■ THE PROBLEM
Print each entry below precisely as it reads.

Start of Block

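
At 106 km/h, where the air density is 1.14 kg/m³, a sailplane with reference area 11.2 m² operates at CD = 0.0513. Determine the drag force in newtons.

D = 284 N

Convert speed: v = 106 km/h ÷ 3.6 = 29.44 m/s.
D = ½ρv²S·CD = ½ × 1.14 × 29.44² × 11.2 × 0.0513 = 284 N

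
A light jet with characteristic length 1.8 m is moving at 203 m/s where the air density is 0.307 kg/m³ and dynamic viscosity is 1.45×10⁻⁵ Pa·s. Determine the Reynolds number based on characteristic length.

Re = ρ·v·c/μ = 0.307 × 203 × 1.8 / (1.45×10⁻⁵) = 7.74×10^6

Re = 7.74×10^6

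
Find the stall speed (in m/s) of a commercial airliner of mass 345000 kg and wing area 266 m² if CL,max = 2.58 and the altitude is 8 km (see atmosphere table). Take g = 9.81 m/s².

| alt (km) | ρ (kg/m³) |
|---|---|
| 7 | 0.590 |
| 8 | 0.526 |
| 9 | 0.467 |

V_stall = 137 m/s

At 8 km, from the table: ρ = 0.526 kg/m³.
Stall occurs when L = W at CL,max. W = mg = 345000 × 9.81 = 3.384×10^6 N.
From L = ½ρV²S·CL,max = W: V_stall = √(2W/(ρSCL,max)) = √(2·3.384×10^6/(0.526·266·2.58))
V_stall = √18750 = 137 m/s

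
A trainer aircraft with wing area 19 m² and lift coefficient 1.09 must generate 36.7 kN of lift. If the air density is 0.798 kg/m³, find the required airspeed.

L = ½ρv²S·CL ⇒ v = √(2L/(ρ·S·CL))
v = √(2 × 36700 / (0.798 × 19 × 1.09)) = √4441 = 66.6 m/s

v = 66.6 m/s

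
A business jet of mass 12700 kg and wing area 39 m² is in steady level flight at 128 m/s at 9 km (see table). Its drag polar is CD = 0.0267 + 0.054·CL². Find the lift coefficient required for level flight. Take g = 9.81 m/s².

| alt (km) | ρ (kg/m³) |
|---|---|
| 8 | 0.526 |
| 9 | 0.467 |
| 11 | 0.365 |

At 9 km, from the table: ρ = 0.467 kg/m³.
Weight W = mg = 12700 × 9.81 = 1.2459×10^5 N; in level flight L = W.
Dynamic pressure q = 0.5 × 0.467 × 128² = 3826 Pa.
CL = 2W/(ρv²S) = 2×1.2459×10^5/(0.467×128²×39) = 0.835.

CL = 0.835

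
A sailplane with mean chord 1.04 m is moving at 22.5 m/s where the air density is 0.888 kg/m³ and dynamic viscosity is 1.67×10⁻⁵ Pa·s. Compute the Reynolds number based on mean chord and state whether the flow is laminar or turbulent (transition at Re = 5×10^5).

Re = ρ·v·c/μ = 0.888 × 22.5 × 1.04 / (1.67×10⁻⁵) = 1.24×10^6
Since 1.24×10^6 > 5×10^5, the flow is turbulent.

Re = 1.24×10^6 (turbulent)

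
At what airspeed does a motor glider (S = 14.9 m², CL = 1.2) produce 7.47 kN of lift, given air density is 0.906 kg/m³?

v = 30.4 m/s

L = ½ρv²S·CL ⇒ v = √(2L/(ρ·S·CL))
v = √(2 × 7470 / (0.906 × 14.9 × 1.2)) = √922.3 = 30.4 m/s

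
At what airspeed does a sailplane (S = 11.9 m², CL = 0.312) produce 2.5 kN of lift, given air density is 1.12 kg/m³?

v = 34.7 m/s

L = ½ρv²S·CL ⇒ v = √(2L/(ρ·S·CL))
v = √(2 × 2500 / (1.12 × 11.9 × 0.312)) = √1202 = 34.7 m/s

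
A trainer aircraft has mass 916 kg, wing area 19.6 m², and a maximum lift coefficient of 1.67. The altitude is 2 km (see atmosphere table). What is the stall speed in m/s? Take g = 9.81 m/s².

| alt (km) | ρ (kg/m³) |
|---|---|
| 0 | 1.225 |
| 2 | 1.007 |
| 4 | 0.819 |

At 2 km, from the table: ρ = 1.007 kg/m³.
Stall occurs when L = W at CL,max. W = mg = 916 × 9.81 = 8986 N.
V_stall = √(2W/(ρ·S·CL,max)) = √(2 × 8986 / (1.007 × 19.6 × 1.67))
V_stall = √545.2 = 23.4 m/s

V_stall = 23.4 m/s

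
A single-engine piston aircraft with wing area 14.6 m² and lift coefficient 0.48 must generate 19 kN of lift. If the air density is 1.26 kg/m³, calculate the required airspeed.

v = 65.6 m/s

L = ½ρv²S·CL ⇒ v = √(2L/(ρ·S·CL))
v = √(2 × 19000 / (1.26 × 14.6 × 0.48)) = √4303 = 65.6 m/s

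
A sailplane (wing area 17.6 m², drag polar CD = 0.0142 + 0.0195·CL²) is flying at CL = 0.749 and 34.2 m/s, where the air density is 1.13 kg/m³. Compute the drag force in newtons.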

End of Block

■ YOUR RESPONSE
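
At 106 km/h, where the air density is 1.14 kg/m³, a sailplane with reference area 11.2 m² operates at CD = 0.0513. Determine the drag force in newtons.

D = 284 N

Convert speed: v = 106 km/h ÷ 3.6 = 29.44 m/s.
D = ½ρv²S·CD = ½ × 1.14 × 29.44² × 11.2 × 0.0513 = 284 N

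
A light jet with characteristic length 1.8 m is moving at 203 m/s where the air density is 0.307 kg/m³ and dynamic viscosity is 1.45×10⁻⁵ Pa·s. Determine the Reynolds number based on characteristic length.

Re = ρ·v·c/μ = 0.307 × 203 × 1.8 / (1.45×10⁻⁵) = 7.74×10^6

Re = 7.74×10^6

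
Find the stall speed (in m/s) of a commercial airliner of mass 345000 kg and wing area 266 m² if CL,max = 2.58 and the altitude is 8 km (see atmosphere table). Take g = 9.81 m/s².

| alt (km) | ρ (kg/m³) |
|---|---|
| 7 | 0.590 |
| 8 | 0.526 |
| 9 | 0.467 |

V_stall = 137 m/s

At 8 km, from the table: ρ = 0.526 kg/m³.
Stall occurs when L = W at CL,max. W = mg = 345000 × 9.81 = 3.384×10^6 N.
From L = ½ρV²S·CL,max = W: V_stall = √(2W/(ρSCL,max)) = √(2·3.384×10^6/(0.526·266·2.58))
V_stall = √18750 = 137 m/s

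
A trainer aircraft with wing area 19 m² and lift coefficient 1.09 must generate 36.7 kN of lift. If the air density is 0.798 kg/m³, find the required airspeed.

L = ½ρv²S·CL ⇒ v = √(2L/(ρ·S·CL))
v = √(2 × 36700 / (0.798 × 19 × 1.09)) = √4441 = 66.6 m/s

v = 66.6 m/s

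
A business jet of mass 12700 kg and wing area 39 m² is in steady level flight at 128 m/s at 9 km (see table). Its drag polar is CD = 0.0267 + 0.054·CL². Find the lift coefficient required for level flight. Take g = 9.81 m/s².

| alt (km) | ρ (kg/m³) |
|---|---|
| 8 | 0.526 |
| 9 | 0.467 |
| 11 | 0.365 |

At 9 km, from the table: ρ = 0.467 kg/m³.
Weight W = mg = 12700 × 9.81 = 1.2459×10^5 N; in level flight L = W.
Dynamic pressure q = 0.5 × 0.467 × 128² = 3826 Pa.
CL = 2W/(ρv²S) = 2×1.2459×10^5/(0.467×128²×39) = 0.835.

CL = 0.835

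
A sailplane with mean chord 1.04 m is moving at 22.5 m/s where the air density is 0.888 kg/m³ and dynamic viscosity is 1.67×10⁻⁵ Pa·s. Compute the Reynolds number based on mean chord and state whether the flow is laminar or turbulent (transition at Re = 5×10^5).

Re = ρ·v·c/μ = 0.888 × 22.5 × 1.04 / (1.67×10⁻⁵) = 1.24×10^6
Since 1.24×10^6 > 5×10^5, the flow is turbulent.

Re = 1.24×10^6 (turbulent)

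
At what airspeed does a motor glider (S = 14.9 m², CL = 1.2) produce 7.47 kN of lift, given air density is 0.906 kg/m³?

v = 30.4 m/s

L = ½ρv²S·CL ⇒ v = √(2L/(ρ·S·CL))
v = √(2 × 7470 / (0.906 × 14.9 × 1.2)) = √922.3 = 30.4 m/s

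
At what airspeed does a sailplane (S = 11.9 m², CL = 0.312) produce 2.5 kN of lift, given air density is 1.12 kg/m³?

v = 34.7 m/s

L = ½ρv²S·CL ⇒ v = √(2L/(ρ·S·CL))
v = √(2 × 2500 / (1.12 × 11.9 × 0.312)) = √1202 = 34.7 m/s

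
A trainer aircraft has mass 916 kg, wing area 19.6 m², and a maximum lift coefficient of 1.67. The altitude is 2 km (see atmosphere table). What is the stall speed in m/s? Take g = 9.81 m/s².

| alt (km) | ρ (kg/m³) |
|---|---|
| 0 | 1.225 |
| 2 | 1.007 |
| 4 | 0.819 |

At 2 km, from the table: ρ = 1.007 kg/m³.
Stall occurs when L = W at CL,max. W = mg = 916 × 9.81 = 8986 N.
V_stall = √(2W/(ρ·S·CL,max)) = √(2 × 8986 / (1.007 × 19.6 × 1.67))
V_stall = √545.2 = 23.4 m/s

V_stall = 23.4 m/s

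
A single-engine piston aircraft with wing area 14.6 m² and lift coefficient 0.48 must generate 19 kN of lift. If the air density is 1.26 kg/m³, calculate the required airspeed.

v = 65.6 m/s

L = ½ρv²S·CL ⇒ v = √(2L/(ρ·S·CL))
v = √(2 × 19000 / (1.26 × 14.6 × 0.48)) = √4303 = 65.6 m/s

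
A sailplane (wing area 17.6 m², drag polar CD = 0.0142 + 0.0195·CL²) is flying at CL = 0.749 and 34.2 m/s, where the air density is 1.13 kg/m³. Compute the drag force in newtons.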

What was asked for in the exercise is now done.